- **Aim of the exercise**: A single number is required: how many lines below include the string "Here".

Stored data
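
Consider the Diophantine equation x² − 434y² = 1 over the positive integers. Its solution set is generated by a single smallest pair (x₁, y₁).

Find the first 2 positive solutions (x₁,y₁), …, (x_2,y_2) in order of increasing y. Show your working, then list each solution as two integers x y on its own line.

d=434: √d = [20; 1,4,1,40] (ℓ=4, even), read p_3/q_3
i=0: a=20 ⇒ p=20, q=1
i=1: a=1 ⇒ p=21, q=1
i=2: a=4 ⇒ p=104, q=5
i=3: a=1 ⇒ p=125, q=6
→ (125, 6).  Check: 125²=15625, 434·6²=15624, difference 1.
(x_2, y_2) = (125·125 + 434·6·6, 125·6 + 6·125) = (31249, 1500)

125 6
31249 1500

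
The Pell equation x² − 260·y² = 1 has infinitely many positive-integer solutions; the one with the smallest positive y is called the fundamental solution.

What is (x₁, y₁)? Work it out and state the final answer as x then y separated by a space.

[16; 8,32] for √260; ℓ=2 ⇒ convergent index 1
step 0: (16, 1)  from 16·(1,0) + (0,1)
step 1: (129, 8)  from 8·(16,1) + (1,0)
fundamental: x₁=129, y₁=8  (since 16641 − 260·64 = 1)

129 8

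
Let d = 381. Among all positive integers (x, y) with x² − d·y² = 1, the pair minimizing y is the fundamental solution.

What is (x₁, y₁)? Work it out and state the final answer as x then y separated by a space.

d=381: √d = [19; 1,1,12,1,1,38] (ℓ=6, even), read p_5/q_5
i=0: a=19 ⇒ p=19, q=1
…
i=4: a=1 ⇒ p=527, q=27
i=5: a=1 ⇒ p=1015, q=52
(x₁, y₁) = (1015, 52);  1015² − 381·52² = 1 ✓

1015 52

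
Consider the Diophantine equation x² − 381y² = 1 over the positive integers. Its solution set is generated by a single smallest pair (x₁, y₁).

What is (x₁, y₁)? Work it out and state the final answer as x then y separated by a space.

[19; 1,1,12,1,1,38] for √381; ℓ=6 ⇒ convergent index 5
step 0: (19, 1)  from 19·(1,0) + (0,1)
…
step 3: (488, 25)  from 12·(39,2) + (20,1)
step 4: (527, 27)  from 1·(488,25) + (39,2)
step 5: (1015, 52)  from 1·(527,27) + (488,25)
(x₁, y₁) = (1015, 52);  1015² − 381·52² = 1 ✓

1015 52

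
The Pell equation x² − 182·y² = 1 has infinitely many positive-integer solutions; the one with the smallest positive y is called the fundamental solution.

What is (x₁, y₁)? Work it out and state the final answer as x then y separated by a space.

27 2

√182 = [13; 2,26, …], period ℓ=2 (even) → k=1
step 0: (13, 1)  from 13·(1,0) + (0,1)
step 1: (27, 2)  from 2·(13,1) + (1,0)
fundamental: x₁=27, y₁=2  (since 729 − 182·4 = 1)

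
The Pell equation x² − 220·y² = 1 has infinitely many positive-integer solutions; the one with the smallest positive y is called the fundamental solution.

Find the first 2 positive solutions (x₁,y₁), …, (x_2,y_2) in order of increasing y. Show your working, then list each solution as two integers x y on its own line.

89 6
15841 1068

[14; 1,4,1,28] for √220; ℓ=4 ⇒ convergent index 3
k=0  a_k=14  p_k/q_k = 14/1
…
k=2  a_k=4  p_k/q_k = 74/5
k=3  a_k=1  p_k/q_k = 89/6
fundamental: x₁=89, y₁=6  (since 7921 − 220·36 = 1)
k=2:  x_2 = 89·89+220·6·6 = 15841,  y_2 = 89·6+6·89 = 1068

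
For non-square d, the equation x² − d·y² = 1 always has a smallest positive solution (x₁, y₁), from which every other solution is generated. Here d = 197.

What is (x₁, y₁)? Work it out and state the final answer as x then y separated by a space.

393 28

[14; 28] for √197; ℓ=1 ⇒ convergent index 1
k=0  a_k=14  p_k/q_k = 14/1
k=1  a_k=28  p_k/q_k = 393/28
→ (393, 28).  Check: 393²=154449, 197·28²=154448, difference 1.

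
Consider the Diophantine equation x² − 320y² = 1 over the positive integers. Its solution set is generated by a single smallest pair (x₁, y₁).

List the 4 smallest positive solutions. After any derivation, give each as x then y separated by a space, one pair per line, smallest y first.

161 9
51841 2898
16692641 933147
5374978561 300470436

[17; 1,7,1,34] for √320; ℓ=4 ⇒ convergent index 3
a_0=17:  p_0=17·1+0=17,  q_0=17·0+1=1
…
a_2=7:  p_2=7·18+17=143,  q_2=7·1+1=8
a_3=1:  p_3=1·143+18=161,  q_3=1·8+1=9
fundamental: x₁=161, y₁=9  (since 25921 − 320·81 = 1)
(x_2, y_2) = (161·161 + 320·9·9, 161·9 + 9·161) = (51841, 2898)
(x_3, y_3) = (161·51841 + 320·9·2898, 161·2898 + 9·51841) = (16692641, 933147)
(x_4, y_4) = (161·16692641 + 320·9·933147, 161·933147 + 9·16692641) = (5374978561, 300470436)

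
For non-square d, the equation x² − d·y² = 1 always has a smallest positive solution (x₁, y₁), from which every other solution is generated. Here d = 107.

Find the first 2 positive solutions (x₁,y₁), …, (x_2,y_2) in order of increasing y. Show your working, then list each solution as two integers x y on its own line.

962 93
1850887 178932

d=107: √d = [10; 2,1,9,1,2,20] (ℓ=6, even), read p_5/q_5
i=0: a=10 ⇒ p=10, q=1
i=1: a=2 ⇒ p=21, q=2
i=2: a=1 ⇒ p=31, q=3
i=3: a=9 ⇒ p=300, q=29
i=4: a=1 ⇒ p=331, q=32
i=5: a=2 ⇒ p=962, q=93
fundamental: x₁=962, y₁=93  (since 925444 − 107·8649 = 1)
n=2: (962,93)∘(962,93) = (962·962+107·93·93, 962·93+93·962) = (1850887,178932)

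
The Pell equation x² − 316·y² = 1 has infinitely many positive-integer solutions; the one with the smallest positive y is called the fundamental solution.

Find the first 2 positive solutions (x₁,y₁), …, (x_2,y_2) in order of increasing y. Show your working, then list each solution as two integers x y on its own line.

12799 720
327628801 18430560

[17; 1,3,2,8,2,3,1,34] for √316; ℓ=8 ⇒ convergent index 7
a_0=17:  p_0=17·1+0=17,  q_0=17·0+1=1
a_1=1:  p_1=1·17+1=18,  q_1=1·1+0=1
…
a_3=2:  p_3=2·71+18=160,  q_3=2·4+1=9
…
a_5=2:  p_5=2·1351+160=2862,  q_5=2·76+9=161
a_6=3:  p_6=3·2862+1351=9937,  q_6=3·161+76=559
a_7=1:  p_7=1·9937+2862=12799,  q_7=1·559+161=720
fundamental: x₁=12799, y₁=720  (since 163814401 − 316·518400 = 1)
n=2: (12799,720)∘(12799,720) = (12799·12799+316·720·720, 12799·720+720·12799) = (327628801,18430560)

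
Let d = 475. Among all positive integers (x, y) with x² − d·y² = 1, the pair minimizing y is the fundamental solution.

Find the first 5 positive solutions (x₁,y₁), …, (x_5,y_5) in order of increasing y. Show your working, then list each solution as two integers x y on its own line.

57799 2652
6681448801 306565896
772362118440199 35438404443156
89283516160768675201 4096608676513381392
10320995900380175197444999 473559769752155457709260

√475 = [21; 1,3,1,6,2,6,1,3,1,42, …], period ℓ=10 (even) → k=9
a_0=21:  p_0=21·1+0=21,  q_0=21·0+1=1
…
a_4=6:  p_4=6·109+87=741,  q_4=6·5+4=34
a_5=2:  p_5=2·741+109=1591,  q_5=2·34+5=73
…
a_8=3:  p_8=3·11878+10287=45921,  q_8=3·545+472=2107
a_9=1:  p_9=1·45921+11878=57799,  q_9=1·2107+545=2652
(x₁, y₁) = (57799, 2652);  57799² − 475·2652² = 1 ✓
k=2:  x_2 = 57799·57799+475·2652·2652 = 6681448801,  y_2 = 57799·2652+2652·57799 = 306565896
k=3:  x_3 = 57799·6681448801+475·2652·306565896 = 772362118440199,  y_3 = 57799·306565896+2652·6681448801 = 35438404443156
k=4:  x_4 = 57799·772362118440199+475·2652·35438404443156 = 89283516160768675201,  y_4 = 57799·35438404443156+2652·772362118440199 = 4096608676513381392
k=5:  x_5 = 57799·89283516160768675201+475·2652·4096608676513381392 = 10320995900380175197444999,  y_5 = 57799·4096608676513381392+2652·89283516160768675201 = 473559769752155457709260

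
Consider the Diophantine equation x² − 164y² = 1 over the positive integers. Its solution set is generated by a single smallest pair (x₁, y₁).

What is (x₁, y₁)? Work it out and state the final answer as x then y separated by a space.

2049 160

√164 = [12; 1,4,6,4,1,24, …], period ℓ=6 (even) → k=5
i=0: a=12 ⇒ p=12, q=1
…
i=4: a=4 ⇒ p=1652, q=129
i=5: a=1 ⇒ p=2049, q=160
(x₁, y₁) = (2049, 160);  2049² − 164·160² = 1 ✓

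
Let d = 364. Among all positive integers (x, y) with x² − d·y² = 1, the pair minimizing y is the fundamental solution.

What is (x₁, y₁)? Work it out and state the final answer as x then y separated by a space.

4954951 259710

d=364: √d = [19; 12,1,2,3,1,8,1,3,2,1,12,38] (ℓ=12, even), read p_11/q_11
a_0=19:  p_0=19·1+0=19,  q_0=19·0+1=1
…
a_2=1:  p_2=1·229+19=248,  q_2=1·12+1=13
a_3=2:  p_3=2·248+229=725,  q_3=2·13+12=38
a_4=3:  p_4=3·725+248=2423,  q_4=3·38+13=127
…
a_8=3:  p_8=3·30755+27607=119872,  q_8=3·1612+1447=6283
…
a_10=1:  p_10=1·270499+119872=390371,  q_10=1·14178+6283=20461
a_11=12:  p_11=12·390371+270499=4954951,  q_11=12·20461+14178=259710
(x₁, y₁) = (4954951, 259710);  4954951² − 364·259710² = 1 ✓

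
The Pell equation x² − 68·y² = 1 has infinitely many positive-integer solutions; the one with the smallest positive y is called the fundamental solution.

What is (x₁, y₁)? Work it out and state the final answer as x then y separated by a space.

33 4

[8; 4,16] for √68; ℓ=2 ⇒ convergent index 1
i=0: a=8 ⇒ p=8, q=1
i=1: a=4 ⇒ p=33, q=4
(x₁, y₁) = (33, 4);  33² − 68·4² = 1 ✓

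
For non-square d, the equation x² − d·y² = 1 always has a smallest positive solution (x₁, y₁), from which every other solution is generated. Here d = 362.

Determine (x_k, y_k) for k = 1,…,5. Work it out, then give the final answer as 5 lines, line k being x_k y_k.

√362 → a₀=19, period (38); ℓ=1 odd so k=1
step 0: (19, 1)  from 19·(1,0) + (0,1)
step 1: (723, 38)  from 38·(19,1) + (1,0)
→ (723, 38).  Check: 723²=522729, 362·38²=522728, difference 1.
(x_2, y_2) = (723·723 + 362·38·38, 723·38 + 38·723) = (1045457, 54948)
(x_3, y_3) = (723·1045457 + 362·38·54948, 723·54948 + 38·1045457) = (1511730099, 79454770)
(x_4, y_4) = (723·1511730099 + 362·38·79454770, 723·79454770 + 38·1511730099) = (2185960677697, 114891542472)
(x_5, y_5) = (723·2185960677697 + 362·38·114891542472, 723·114891542472 + 38·2185960677697) = (3160897628219763, 166133090959742)

723 38
1045457 54948
1511730099 79454770
2185960677697 114891542472
3160897628219763 166133090959742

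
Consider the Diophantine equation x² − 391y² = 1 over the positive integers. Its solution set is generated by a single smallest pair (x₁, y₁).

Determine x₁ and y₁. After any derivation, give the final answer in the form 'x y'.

[19; 1,3,2,2,1,…,3,1,38] for √391; ℓ=16 ⇒ convergent index 15
i=0: a=19 ⇒ p=19, q=1
i=1: a=1 ⇒ p=20, q=1
…
i=4: a=2 ⇒ p=435, q=22
…
i=6: a=1 ⇒ p=1048, q=53
i=7: a=2 ⇒ p=2709, q=137
…
i=11: a=1 ⇒ p=268013, q=13554
…
i=13: a=2 ⇒ p=1660597, q=83980
i=14: a=3 ⇒ p=5678083, q=287153
i=15: a=1 ⇒ p=7338680, q=371133
(x₁, y₁) = (7338680, 371133);  7338680² − 391·371133² = 1 ✓

7338680 371133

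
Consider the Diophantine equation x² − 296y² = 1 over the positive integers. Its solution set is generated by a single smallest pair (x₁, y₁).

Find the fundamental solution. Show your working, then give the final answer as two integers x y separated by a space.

d=296: √d = [17; 4,1,7,1,4,34] (ℓ=6, even), read p_5/q_5
i=0: a=17 ⇒ p=17, q=1
i=1: a=4 ⇒ p=69, q=4
i=2: a=1 ⇒ p=86, q=5
i=3: a=7 ⇒ p=671, q=39
i=4: a=1 ⇒ p=757, q=44
i=5: a=4 ⇒ p=3699, q=215
fundamental: x₁=3699, y₁=215  (since 13682601 − 296·46225 = 1)

3699 215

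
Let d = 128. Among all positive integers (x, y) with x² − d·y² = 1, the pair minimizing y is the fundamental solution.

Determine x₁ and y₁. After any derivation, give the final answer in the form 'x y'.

577 51

[11; 3,5,3,22] for √128; ℓ=4 ⇒ convergent index 3
step 0: (11, 1)  from 11·(1,0) + (0,1)
step 1: (34, 3)  from 3·(11,1) + (1,0)
step 2: (181, 16)  from 5·(34,3) + (11,1)
step 3: (577, 51)  from 3·(181,16) + (34,3)
(x₁, y₁) = (577, 51);  577² − 128·51² = 1 ✓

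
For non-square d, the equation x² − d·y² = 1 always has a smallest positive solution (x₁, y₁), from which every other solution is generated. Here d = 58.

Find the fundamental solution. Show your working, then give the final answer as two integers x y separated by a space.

19603 2574

[7; 1,1,1,1,1,1,14] for √58; ℓ=7 ⇒ convergent index 13
step 0: (7, 1)  from 7·(1,0) + (0,1)
step 1: (8, 1)  from 1·(7,1) + (1,0)
step 2: (15, 2)  from 1·(8,1) + (7,1)
…
step 12: (12071, 1585)  from 1·(7532,989) + (4539,596)
step 13: (19603, 2574)  from 1·(12071,1585) + (7532,989)
(x₁, y₁) = (19603, 2574);  19603² − 58·2574² = 1 ✓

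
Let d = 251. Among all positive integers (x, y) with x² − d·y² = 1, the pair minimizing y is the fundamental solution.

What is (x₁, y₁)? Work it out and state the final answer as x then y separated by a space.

3674890 231957

√251 → a₀=15, period (1,5,2,1,2,…,5,1,30); ℓ=14 even so k=13
a_0=15:  p_0=15·1+0=15,  q_0=15·0+1=1
a_1=1:  p_1=1·15+1=16,  q_1=1·1+0=1
a_2=5:  p_2=5·16+15=95,  q_2=5·1+1=6
…
a_4=1:  p_4=1·206+95=301,  q_4=1·13+6=19
a_5=2:  p_5=2·301+206=808,  q_5=2·19+13=51
a_6=2:  p_6=2·808+301=1917,  q_6=2·51+19=121
…
a_12=5:  p_12=5·577033+212692=3097857,  q_12=5·36422+13425=195535
a_13=1:  p_13=1·3097857+577033=3674890,  q_13=1·195535+36422=231957
fundamental: x₁=3674890, y₁=231957  (since 13504816512100 − 251·53804049849 = 1)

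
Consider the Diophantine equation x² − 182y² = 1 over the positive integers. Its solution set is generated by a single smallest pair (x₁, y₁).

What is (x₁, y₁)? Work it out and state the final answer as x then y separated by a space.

[13; 2,26] for √182; ℓ=2 ⇒ convergent index 1
i=0: a=13 ⇒ p=13, q=1
i=1: a=2 ⇒ p=27, q=2
fundamental: x₁=27, y₁=2  (since 729 − 182·4 = 1)

27 2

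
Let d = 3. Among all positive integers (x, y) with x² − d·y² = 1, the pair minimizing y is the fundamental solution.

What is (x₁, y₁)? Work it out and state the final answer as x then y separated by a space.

2 1

[1; 1,2] for √3; ℓ=2 ⇒ convergent index 1
step 0: (1, 1)  from 1·(1,0) + (0,1)
step 1: (2, 1)  from 1·(1,1) + (1,0)
(x₁, y₁) = (2, 1);  2² − 3·1² = 1 ✓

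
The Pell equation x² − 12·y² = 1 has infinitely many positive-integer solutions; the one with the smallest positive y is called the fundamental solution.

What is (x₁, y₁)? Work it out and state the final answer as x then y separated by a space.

7 2

√12 = [3; 2,6, …], period ℓ=2 (even) → k=1
step 0: (3, 1)  from 3·(1,0) + (0,1)
step 1: (7, 2)  from 2·(3,1) + (1,0)
→ (7, 2).  Check: 7²=49, 12·2²=48, difference 1.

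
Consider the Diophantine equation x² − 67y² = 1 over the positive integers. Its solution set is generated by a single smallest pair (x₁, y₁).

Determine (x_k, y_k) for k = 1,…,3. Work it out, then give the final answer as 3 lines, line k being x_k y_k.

48842 5967
4771081927 582880428
466058366908226 56938091722785

d=67: √d = [8; 5,2,1,1,7,1,1,2,5,16] (ℓ=10, even), read p_9/q_9
step 0: (8, 1)  from 8·(1,0) + (0,1)
step 1: (41, 5)  from 5·(8,1) + (1,0)
step 2: (90, 11)  from 2·(41,5) + (8,1)
step 3: (131, 16)  from 1·(90,11) + (41,5)
step 4: (221, 27)  from 1·(131,16) + (90,11)
…
step 7: (3577, 437)  from 1·(1899,232) + (1678,205)
step 8: (9053, 1106)  from 2·(3577,437) + (1899,232)
step 9: (48842, 5967)  from 5·(9053,1106) + (3577,437)
(x₁, y₁) = (48842, 5967);  48842² − 67·5967² = 1 ✓
k=2:  x_2 = 48842·48842+67·5967·5967 = 4771081927,  y_2 = 48842·5967+5967·48842 = 582880428
k=3:  x_3 = 48842·4771081927+67·5967·582880428 = 466058366908226,  y_3 = 48842·582880428+5967·4771081927 = 56938091722785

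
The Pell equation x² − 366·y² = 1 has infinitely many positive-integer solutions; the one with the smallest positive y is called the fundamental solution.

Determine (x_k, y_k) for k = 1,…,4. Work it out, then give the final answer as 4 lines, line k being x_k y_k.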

- **Solved exercise**: 4